▸ Work item
Scan the lines below for the word "above". Copy each line you find it in.

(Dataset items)
┄┄┄┄┄┄┄┄┄┄
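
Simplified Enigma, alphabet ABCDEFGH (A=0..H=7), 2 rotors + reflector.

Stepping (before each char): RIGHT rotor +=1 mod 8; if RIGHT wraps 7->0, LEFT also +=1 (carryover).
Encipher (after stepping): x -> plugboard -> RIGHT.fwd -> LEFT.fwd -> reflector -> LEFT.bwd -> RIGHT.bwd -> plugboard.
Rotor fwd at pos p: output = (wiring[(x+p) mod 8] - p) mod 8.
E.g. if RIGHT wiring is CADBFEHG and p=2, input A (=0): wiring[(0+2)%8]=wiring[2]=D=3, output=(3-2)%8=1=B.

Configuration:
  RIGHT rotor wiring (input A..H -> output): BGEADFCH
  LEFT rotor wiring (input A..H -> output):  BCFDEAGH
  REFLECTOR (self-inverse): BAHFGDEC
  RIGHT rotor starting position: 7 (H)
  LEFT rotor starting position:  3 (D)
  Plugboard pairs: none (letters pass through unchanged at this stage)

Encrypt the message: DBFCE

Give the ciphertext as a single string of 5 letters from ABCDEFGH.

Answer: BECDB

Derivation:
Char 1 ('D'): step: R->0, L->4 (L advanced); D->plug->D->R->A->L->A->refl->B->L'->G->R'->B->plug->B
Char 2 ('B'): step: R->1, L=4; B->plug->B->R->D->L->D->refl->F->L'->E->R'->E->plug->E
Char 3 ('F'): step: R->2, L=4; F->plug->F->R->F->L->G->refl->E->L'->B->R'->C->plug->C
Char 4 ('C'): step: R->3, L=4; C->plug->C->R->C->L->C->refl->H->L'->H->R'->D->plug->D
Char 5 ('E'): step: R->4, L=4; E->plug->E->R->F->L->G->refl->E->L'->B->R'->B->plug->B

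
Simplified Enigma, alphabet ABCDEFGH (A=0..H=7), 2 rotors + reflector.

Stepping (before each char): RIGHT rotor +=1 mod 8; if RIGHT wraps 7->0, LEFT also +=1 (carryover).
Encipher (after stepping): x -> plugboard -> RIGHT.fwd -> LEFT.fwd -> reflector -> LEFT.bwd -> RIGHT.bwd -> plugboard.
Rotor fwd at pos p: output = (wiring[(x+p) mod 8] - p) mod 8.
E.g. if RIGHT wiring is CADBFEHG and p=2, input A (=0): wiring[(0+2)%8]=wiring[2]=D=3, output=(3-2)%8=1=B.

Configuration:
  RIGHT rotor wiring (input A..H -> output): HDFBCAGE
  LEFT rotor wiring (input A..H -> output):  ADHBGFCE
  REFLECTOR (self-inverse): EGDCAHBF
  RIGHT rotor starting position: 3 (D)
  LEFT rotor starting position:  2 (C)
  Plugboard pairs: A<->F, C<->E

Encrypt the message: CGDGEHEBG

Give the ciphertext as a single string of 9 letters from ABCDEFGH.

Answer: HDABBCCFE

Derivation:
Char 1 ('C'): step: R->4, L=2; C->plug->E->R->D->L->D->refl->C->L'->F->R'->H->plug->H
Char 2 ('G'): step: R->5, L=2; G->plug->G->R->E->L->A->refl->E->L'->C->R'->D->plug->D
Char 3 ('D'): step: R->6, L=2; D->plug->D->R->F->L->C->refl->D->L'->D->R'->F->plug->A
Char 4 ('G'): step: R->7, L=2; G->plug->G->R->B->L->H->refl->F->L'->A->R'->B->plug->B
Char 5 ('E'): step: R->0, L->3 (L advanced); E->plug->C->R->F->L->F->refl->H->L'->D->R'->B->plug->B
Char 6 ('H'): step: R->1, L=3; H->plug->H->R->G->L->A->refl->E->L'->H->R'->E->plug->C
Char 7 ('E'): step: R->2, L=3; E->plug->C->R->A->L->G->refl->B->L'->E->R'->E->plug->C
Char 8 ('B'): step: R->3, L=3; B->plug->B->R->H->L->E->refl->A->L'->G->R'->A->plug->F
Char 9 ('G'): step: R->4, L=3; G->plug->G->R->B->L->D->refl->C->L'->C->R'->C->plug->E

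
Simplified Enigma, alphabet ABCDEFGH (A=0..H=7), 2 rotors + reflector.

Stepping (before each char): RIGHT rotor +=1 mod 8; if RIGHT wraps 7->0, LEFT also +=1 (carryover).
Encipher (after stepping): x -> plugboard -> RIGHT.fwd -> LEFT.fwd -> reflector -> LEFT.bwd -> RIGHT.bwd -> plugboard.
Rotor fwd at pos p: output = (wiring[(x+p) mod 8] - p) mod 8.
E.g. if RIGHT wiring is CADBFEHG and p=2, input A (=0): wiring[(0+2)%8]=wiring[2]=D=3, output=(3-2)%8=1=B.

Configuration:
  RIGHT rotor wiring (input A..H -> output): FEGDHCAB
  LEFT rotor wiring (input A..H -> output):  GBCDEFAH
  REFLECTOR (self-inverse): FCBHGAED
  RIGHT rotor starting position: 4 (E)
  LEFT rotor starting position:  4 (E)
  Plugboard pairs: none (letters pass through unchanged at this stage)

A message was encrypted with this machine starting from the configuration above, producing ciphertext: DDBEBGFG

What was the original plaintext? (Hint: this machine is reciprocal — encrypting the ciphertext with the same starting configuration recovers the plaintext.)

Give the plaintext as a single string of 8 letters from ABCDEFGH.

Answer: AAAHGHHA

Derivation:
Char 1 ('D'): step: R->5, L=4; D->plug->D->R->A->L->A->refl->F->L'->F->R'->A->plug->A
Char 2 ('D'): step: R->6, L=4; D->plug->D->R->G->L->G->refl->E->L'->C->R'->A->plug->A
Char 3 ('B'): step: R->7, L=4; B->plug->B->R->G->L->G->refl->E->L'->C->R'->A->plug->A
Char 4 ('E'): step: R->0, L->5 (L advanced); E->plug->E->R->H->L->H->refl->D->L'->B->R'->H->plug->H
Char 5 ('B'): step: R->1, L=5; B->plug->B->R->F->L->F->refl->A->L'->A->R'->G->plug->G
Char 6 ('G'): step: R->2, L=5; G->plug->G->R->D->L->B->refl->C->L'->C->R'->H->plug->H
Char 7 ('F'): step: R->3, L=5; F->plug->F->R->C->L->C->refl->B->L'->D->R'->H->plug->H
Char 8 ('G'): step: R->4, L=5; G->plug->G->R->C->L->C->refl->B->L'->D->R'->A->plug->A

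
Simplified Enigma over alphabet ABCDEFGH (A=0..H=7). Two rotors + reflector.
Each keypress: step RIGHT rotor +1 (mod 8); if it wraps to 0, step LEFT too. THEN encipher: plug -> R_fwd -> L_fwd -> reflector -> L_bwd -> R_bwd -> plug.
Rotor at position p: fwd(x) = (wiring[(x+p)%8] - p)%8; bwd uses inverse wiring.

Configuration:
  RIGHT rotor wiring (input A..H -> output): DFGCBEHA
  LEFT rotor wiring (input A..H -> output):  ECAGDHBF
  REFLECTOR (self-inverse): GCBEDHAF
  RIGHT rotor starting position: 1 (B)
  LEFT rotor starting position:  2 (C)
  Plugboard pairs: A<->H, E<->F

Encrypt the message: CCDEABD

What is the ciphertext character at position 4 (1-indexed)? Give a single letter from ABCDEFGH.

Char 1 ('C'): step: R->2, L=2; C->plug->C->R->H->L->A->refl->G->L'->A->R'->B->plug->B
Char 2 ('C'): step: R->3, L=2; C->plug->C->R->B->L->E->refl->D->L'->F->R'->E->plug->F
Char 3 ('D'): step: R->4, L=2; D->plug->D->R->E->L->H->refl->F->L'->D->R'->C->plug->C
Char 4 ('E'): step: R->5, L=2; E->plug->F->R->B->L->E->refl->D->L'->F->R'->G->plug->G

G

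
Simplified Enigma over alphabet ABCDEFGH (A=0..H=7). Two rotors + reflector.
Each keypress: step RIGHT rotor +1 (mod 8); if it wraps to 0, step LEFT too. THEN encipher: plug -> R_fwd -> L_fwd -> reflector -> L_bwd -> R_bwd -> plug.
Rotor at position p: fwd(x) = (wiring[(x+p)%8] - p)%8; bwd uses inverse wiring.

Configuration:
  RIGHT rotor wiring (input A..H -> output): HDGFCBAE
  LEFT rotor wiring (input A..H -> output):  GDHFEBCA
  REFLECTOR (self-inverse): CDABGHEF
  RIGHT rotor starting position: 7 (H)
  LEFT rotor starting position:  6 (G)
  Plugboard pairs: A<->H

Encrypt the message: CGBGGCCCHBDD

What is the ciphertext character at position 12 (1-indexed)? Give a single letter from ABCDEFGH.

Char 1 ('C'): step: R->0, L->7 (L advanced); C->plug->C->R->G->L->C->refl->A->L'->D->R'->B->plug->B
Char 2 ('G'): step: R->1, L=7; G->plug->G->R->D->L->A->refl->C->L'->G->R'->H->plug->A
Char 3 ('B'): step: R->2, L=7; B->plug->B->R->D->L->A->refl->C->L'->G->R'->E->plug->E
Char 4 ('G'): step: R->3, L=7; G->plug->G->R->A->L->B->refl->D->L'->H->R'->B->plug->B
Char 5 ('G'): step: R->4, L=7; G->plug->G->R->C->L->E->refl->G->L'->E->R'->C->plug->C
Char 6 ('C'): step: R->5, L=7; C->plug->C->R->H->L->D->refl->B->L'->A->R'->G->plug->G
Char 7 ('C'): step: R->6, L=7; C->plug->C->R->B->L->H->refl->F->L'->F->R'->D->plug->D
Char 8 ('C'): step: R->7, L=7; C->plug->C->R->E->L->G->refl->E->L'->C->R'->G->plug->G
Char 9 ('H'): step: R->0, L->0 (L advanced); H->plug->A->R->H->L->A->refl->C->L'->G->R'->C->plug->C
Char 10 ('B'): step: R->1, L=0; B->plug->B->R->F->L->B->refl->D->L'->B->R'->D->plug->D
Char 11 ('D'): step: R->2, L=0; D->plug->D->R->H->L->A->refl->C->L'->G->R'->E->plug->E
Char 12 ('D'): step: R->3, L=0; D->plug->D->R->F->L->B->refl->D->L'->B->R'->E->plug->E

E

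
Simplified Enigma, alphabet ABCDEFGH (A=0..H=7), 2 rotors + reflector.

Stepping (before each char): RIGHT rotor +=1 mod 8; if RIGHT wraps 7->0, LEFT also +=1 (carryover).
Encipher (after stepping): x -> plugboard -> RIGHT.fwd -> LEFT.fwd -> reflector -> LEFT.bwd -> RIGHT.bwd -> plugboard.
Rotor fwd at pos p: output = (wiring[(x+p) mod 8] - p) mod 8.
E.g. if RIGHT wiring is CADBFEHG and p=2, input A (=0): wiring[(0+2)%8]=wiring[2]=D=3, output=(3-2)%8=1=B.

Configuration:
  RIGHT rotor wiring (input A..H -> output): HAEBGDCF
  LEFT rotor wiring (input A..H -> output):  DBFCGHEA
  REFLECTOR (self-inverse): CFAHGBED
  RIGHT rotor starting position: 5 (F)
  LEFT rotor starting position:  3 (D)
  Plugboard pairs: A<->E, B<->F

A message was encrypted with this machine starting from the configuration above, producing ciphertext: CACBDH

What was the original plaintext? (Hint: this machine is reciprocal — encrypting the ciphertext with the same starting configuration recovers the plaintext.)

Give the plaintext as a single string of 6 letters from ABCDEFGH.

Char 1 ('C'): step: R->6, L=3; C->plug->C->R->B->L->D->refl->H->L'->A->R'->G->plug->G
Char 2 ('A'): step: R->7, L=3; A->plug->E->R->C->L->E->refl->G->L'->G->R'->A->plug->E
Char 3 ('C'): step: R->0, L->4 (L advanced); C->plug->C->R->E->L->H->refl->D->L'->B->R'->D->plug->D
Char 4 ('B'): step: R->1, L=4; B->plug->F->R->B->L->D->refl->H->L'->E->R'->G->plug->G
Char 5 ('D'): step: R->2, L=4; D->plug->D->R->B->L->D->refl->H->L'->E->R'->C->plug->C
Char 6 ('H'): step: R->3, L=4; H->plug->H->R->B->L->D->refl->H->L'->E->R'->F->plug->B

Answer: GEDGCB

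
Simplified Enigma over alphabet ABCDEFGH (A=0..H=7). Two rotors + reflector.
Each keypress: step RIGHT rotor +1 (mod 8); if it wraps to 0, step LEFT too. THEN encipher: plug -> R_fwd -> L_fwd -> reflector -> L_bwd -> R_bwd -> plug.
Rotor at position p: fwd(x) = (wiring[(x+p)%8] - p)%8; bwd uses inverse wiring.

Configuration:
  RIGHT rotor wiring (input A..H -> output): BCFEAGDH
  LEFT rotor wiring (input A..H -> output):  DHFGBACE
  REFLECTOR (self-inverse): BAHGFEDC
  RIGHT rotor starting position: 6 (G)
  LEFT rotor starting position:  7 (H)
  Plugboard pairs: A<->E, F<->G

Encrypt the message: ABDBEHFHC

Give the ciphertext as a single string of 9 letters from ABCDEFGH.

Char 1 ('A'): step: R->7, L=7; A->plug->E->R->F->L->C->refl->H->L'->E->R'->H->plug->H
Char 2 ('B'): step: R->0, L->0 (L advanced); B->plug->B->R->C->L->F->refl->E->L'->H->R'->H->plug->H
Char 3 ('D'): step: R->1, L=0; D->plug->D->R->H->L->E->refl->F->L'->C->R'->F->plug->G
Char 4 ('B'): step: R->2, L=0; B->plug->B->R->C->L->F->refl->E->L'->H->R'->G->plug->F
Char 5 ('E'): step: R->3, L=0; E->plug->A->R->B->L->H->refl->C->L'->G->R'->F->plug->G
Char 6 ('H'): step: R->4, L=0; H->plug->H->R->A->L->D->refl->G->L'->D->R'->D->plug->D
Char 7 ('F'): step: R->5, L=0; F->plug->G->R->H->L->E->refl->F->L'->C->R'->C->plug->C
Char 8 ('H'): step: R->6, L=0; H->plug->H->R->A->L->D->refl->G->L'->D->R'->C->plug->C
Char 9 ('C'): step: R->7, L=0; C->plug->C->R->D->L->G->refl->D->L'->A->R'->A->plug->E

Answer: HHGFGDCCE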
┄┄┄┄┄┄┄┄┄┄
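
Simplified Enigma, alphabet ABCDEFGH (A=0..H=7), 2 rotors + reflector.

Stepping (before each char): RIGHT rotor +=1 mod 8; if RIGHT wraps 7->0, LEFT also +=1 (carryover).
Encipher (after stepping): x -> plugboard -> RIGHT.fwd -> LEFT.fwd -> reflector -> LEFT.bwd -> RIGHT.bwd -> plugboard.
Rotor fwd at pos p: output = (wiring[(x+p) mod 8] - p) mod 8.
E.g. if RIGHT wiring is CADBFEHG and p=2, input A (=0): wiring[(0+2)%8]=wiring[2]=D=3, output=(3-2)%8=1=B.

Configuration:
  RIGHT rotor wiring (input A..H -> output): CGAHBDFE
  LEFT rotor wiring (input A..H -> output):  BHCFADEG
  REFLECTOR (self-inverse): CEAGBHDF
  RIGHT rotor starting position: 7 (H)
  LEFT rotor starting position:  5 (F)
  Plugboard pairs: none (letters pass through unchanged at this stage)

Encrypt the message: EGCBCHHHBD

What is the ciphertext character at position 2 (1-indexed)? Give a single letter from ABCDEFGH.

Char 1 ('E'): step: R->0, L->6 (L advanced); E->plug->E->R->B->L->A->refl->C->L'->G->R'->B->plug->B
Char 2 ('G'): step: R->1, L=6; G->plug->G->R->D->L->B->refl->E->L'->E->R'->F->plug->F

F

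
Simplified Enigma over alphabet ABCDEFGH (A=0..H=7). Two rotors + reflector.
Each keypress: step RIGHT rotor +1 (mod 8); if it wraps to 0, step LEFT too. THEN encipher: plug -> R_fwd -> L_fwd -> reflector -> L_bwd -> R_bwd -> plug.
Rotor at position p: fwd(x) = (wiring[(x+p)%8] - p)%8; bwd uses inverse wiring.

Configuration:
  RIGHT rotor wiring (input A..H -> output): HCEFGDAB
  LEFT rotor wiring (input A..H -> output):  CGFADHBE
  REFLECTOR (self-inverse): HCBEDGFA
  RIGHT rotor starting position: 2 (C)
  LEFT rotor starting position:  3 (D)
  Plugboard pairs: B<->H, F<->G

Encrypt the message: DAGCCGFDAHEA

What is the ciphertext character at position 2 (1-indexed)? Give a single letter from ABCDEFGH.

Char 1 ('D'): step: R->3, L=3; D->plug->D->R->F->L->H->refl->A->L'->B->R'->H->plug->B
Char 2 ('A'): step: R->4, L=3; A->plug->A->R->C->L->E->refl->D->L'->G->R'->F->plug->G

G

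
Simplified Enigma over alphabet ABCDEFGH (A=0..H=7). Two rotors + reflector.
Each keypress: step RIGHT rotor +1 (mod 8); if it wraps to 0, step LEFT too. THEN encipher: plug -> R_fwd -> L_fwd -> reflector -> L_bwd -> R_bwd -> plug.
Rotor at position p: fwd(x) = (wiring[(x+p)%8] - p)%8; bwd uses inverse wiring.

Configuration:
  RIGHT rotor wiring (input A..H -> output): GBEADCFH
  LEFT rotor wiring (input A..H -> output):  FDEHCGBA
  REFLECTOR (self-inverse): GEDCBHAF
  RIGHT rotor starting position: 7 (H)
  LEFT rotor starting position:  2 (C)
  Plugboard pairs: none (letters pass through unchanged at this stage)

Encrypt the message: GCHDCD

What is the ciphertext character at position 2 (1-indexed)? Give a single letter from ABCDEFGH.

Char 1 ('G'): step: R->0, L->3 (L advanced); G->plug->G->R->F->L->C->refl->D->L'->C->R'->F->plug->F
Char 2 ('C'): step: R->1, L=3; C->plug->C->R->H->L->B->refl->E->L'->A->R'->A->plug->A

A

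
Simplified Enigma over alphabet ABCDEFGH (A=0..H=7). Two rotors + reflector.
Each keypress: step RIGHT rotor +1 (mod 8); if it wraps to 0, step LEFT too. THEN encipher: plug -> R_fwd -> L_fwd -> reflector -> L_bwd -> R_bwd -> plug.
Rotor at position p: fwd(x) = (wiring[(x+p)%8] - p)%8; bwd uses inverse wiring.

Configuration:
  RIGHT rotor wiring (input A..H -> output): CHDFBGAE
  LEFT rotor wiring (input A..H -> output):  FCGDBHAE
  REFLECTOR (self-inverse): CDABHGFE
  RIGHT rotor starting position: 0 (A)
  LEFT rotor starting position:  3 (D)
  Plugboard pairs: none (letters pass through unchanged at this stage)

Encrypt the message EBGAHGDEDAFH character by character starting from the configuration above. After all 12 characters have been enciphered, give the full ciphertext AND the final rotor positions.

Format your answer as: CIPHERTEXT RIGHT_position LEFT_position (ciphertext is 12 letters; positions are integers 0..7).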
┄┄┄┄┄┄┄┄┄┄
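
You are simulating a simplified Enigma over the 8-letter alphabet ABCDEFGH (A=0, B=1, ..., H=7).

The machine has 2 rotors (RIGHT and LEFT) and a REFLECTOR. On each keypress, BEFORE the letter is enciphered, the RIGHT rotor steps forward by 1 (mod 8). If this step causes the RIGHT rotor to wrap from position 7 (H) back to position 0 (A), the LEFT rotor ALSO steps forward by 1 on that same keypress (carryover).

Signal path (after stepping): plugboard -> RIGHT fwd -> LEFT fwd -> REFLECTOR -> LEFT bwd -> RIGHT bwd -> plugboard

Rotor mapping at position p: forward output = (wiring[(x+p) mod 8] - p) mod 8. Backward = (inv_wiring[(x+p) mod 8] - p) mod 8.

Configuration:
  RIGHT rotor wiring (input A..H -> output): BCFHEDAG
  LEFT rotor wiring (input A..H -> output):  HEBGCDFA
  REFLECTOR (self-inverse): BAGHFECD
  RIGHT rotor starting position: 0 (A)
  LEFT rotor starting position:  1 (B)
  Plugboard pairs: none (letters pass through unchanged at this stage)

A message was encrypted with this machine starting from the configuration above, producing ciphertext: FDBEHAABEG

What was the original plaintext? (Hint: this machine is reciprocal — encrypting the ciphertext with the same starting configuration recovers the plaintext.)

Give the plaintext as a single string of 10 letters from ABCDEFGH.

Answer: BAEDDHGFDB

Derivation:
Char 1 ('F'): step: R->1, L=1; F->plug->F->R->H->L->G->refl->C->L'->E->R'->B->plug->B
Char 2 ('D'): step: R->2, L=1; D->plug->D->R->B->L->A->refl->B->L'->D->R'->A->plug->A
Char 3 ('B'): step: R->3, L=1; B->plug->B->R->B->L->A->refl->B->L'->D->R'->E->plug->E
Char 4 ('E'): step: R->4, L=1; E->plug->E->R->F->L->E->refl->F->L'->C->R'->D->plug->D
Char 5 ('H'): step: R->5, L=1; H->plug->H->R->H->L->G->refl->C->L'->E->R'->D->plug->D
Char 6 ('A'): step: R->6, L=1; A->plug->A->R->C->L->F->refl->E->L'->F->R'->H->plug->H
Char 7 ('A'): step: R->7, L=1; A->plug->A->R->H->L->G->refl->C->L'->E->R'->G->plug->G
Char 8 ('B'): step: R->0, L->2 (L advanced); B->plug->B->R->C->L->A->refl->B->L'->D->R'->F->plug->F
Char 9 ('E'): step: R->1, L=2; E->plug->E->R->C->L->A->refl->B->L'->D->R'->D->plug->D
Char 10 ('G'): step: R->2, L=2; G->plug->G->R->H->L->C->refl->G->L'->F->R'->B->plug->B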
┄┄┄┄┄┄┄┄┄┄
▸ Response below
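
A message was encrypted with this machine starting from the configuration above, producing ciphertext: DDBEBGFG
A message was encrypted with this machine starting from the configuration above, producing ciphertext: CACBDH
Encrypt the message EBGAHGDEDAFH character by character starting from the configuration above. After all 12 characters have been enciphered, give the full ciphertext AND the final rotor positions.
A message was encrypted with this machine starting from the configuration above, producing ciphertext: FDBEHAABEG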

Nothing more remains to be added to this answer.